* **Activity**:
Scan the data beneath this task and copy each line that includes "with".

Saved data entries:
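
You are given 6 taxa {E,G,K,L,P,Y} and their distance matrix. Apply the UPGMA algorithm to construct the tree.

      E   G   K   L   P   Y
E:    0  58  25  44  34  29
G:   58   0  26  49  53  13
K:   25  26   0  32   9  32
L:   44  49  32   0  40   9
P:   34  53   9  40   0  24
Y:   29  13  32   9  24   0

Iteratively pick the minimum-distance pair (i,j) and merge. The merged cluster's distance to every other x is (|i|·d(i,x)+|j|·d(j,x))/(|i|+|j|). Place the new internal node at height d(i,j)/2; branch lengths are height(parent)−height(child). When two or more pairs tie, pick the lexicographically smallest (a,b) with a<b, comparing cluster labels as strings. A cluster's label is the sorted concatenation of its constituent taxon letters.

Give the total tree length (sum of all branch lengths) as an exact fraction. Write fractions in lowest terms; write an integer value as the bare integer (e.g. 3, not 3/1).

2765/36

iteration 1: select K,P (d=9); attach at lengths (9/2, 9/2); label the merged cluster KP
  updated: d(E,KP)=59/2, d(G,KP)=79/2, d(KP,L)=36, d(KP,Y)=28
iteration 2: select L,Y (d=9); attach at lengths (9/2, 9/2); label the merged cluster LY
  updated: d(E,LY)=73/2, d(G,LY)=31, d(KP,LY)=32
iteration 3: select E,KP (d=59/2); attach at lengths (59/4, 41/4); label the merged cluster EKP
  updated: d(EKP,G)=137/3, d(EKP,LY)=67/2
iteration 4: select G,LY (d=31); attach at lengths (31/2, 11); label the merged cluster GLY
  updated: d(EKP,GLY)=338/9
iteration 5: select EKP,GLY (d=338/9); attach at lengths (145/36, 59/18); label the merged cluster EGKLPY
final tree: ((E:59/4,(K:9/2,P:9/2):41/4):145/36,(G:31/2,(L:9/2,Y:9/2):11):59/18)
total length: 2765/36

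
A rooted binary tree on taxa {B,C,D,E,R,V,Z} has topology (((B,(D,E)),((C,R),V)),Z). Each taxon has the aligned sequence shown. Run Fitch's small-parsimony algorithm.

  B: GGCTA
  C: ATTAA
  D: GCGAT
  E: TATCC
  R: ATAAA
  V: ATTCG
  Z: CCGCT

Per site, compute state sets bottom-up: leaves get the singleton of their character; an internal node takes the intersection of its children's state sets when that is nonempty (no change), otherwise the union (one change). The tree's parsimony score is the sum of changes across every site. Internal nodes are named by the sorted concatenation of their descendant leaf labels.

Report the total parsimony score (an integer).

17

[col 0] DE: children D:{G}, E:{T} ∪→ {G,T}; cost 1
[col 0] BDE: children B:{G}, DE:{G,T} ∩→ {G}; cost 0
[col 0] CR: children C:{A}, R:{A} ∩→ {A}; cost 0
[col 0] CRV: children CR:{A}, V:{A} ∩→ {A}; cost 0
[col 0] BCDERV: children BDE:{G}, CRV:{A} ∪→ {A,G}; cost 1
[col 0] BCDERVZ: children BCDERV:{A,G}, Z:{C} ∪→ {A,C,G}; cost 1
[col 1] DE: children D:{C}, E:{A} ∪→ {A,C}; cost 1
[col 1] BDE: children B:{G}, DE:{A,C} ∪→ {A,C,G}; cost 1
[col 1] CR: children C:{T}, R:{T} ∩→ {T}; cost 0
[col 1] CRV: children CR:{T}, V:{T} ∩→ {T}; cost 0
[col 1] BCDERV: children BDE:{A,C,G}, CRV:{T} ∪→ {A,C,G,T}; cost 1
[col 1] BCDERVZ: children BCDERV:{A,C,G,T}, Z:{C} ∩→ {C}; cost 0
[col 2] DE: children D:{G}, E:{T} ∪→ {G,T}; cost 1
[col 2] BDE: children B:{C}, DE:{G,T} ∪→ {C,G,T}; cost 1
[col 2] CR: children C:{T}, R:{A} ∪→ {A,T}; cost 1
[col 2] CRV: children CR:{A,T}, V:{T} ∩→ {T}; cost 0
[col 2] BCDERV: children BDE:{C,G,T}, CRV:{T} ∩→ {T}; cost 0
[col 2] BCDERVZ: children BCDERV:{T}, Z:{G} ∪→ {G,T}; cost 1
[col 3] DE: children D:{A}, E:{C} ∪→ {A,C}; cost 1
[col 3] BDE: children B:{T}, DE:{A,C} ∪→ {A,C,T}; cost 1
[col 3] CR: children C:{A}, R:{A} ∩→ {A}; cost 0
[col 3] CRV: children CR:{A}, V:{C} ∪→ {A,C}; cost 1
[col 3] BCDERV: children BDE:{A,C,T}, CRV:{A,C} ∩→ {A,C}; cost 0
[col 3] BCDERVZ: children BCDERV:{A,C}, Z:{C} ∩→ {C}; cost 0
[col 4] DE: children D:{T}, E:{C} ∪→ {C,T}; cost 1
[col 4] BDE: children B:{A}, DE:{C,T} ∪→ {A,C,T}; cost 1
[col 4] CR: children C:{A}, R:{A} ∩→ {A}; cost 0
[col 4] CRV: children CR:{A}, V:{G} ∪→ {A,G}; cost 1
[col 4] BCDERV: children BDE:{A,C,T}, CRV:{A,G} ∩→ {A}; cost 0
[col 4] BCDERVZ: children BCDERV:{A}, Z:{T} ∪→ {A,T}; cost 1
per-site changes: [3, 3, 4, 3, 4]; total = 17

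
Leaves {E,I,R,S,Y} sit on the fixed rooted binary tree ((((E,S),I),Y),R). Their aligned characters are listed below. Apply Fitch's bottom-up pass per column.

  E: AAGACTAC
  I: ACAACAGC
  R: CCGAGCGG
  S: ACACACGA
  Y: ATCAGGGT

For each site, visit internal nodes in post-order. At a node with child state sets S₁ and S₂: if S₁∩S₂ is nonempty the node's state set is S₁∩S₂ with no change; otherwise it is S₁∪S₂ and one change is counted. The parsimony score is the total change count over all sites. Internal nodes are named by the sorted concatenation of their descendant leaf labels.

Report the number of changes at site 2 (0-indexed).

3

[col 0] ES: children E:{A}, S:{A} ∩→ {A}; cost 0
[col 0] EIS: children ES:{A}, I:{A} ∩→ {A}; cost 0
[col 0] EISY: children EIS:{A}, Y:{A} ∩→ {A}; cost 0
[col 0] EIRSY: children EISY:{A}, R:{C} ∪→ {A,C}; cost 1
[col 1] ES: children E:{A}, S:{C} ∪→ {A,C}; cost 1
[col 1] EIS: children ES:{A,C}, I:{C} ∩→ {C}; cost 0
[col 1] EISY: children EIS:{C}, Y:{T} ∪→ {C,T}; cost 1
[col 1] EIRSY: children EISY:{C,T}, R:{C} ∩→ {C}; cost 0
[col 2] ES: children E:{G}, S:{A} ∪→ {A,G}; cost 1
[col 2] EIS: children ES:{A,G}, I:{A} ∩→ {A}; cost 0
[col 2] EISY: children EIS:{A}, Y:{C} ∪→ {A,C}; cost 1
[col 2] EIRSY: children EISY:{A,C}, R:{G} ∪→ {A,C,G}; cost 1
[col 3] ES: children E:{A}, S:{C} ∪→ {A,C}; cost 1
[col 3] EIS: children ES:{A,C}, I:{A} ∩→ {A}; cost 0
[col 3] EISY: children EIS:{A}, Y:{A} ∩→ {A}; cost 0
[col 3] EIRSY: children EISY:{A}, R:{A} ∩→ {A}; cost 0
[col 4] ES: children E:{C}, S:{A} ∪→ {A,C}; cost 1
[col 4] EIS: children ES:{A,C}, I:{C} ∩→ {C}; cost 0
[col 4] EISY: children EIS:{C}, Y:{G} ∪→ {C,G}; cost 1
[col 4] EIRSY: children EISY:{C,G}, R:{G} ∩→ {G}; cost 0
[col 5] ES: children E:{T}, S:{C} ∪→ {C,T}; cost 1
[col 5] EIS: children ES:{C,T}, I:{A} ∪→ {A,C,T}; cost 1
[col 5] EISY: children EIS:{A,C,T}, Y:{G} ∪→ {A,C,G,T}; cost 1
[col 5] EIRSY: children EISY:{A,C,G,T}, R:{C} ∩→ {C}; cost 0
[col 6] ES: children E:{A}, S:{G} ∪→ {A,G}; cost 1
[col 6] EIS: children ES:{A,G}, I:{G} ∩→ {G}; cost 0
[col 6] EISY: children EIS:{G}, Y:{G} ∩→ {G}; cost 0
[col 6] EIRSY: children EISY:{G}, R:{G} ∩→ {G}; cost 0
[col 7] ES: children E:{C}, S:{A} ∪→ {A,C}; cost 1
[col 7] EIS: children ES:{A,C}, I:{C} ∩→ {C}; cost 0
[col 7] EISY: children EIS:{C}, Y:{T} ∪→ {C,T}; cost 1
[col 7] EIRSY: children EISY:{C,T}, R:{G} ∪→ {C,G,T}; cost 1
per-site changes: [1, 2, 3, 1, 2, 3, 1, 3]; total = 16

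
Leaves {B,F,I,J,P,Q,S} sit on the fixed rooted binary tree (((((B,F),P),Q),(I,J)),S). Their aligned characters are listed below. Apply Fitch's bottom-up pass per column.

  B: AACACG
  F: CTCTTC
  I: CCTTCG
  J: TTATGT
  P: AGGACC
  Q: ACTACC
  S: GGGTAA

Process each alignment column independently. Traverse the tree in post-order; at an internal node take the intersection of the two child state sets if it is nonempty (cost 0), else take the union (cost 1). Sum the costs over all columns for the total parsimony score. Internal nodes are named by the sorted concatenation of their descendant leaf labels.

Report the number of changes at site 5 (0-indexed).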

* **Response for this exercise**:
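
Iteratively pick the minimum-distance pair (i,j) and merge. The merged cluster's distance to every other x is (|i|·d(i,x)+|j|·d(j,x))/(|i|+|j|). Place the new internal node at height d(i,j)/2; branch lengths are height(parent)−height(child). When two or more pairs tie, pick the lexicographically smallest (a,b) with a<b, comparing cluster labels as strings. A cluster's label is the sorted concatenation of its constituent taxon letters.
For each site, visit internal nodes in post-order. At a node with child state sets S₁ and S₂: if S₁∩S₂ is nonempty the node's state set is S₁∩S₂ with no change; otherwise it is S₁∪S₂ and one change is counted. The parsimony score is the total change count over all sites. Internal nodes are named by the sorted concatenation of their descendant leaf labels.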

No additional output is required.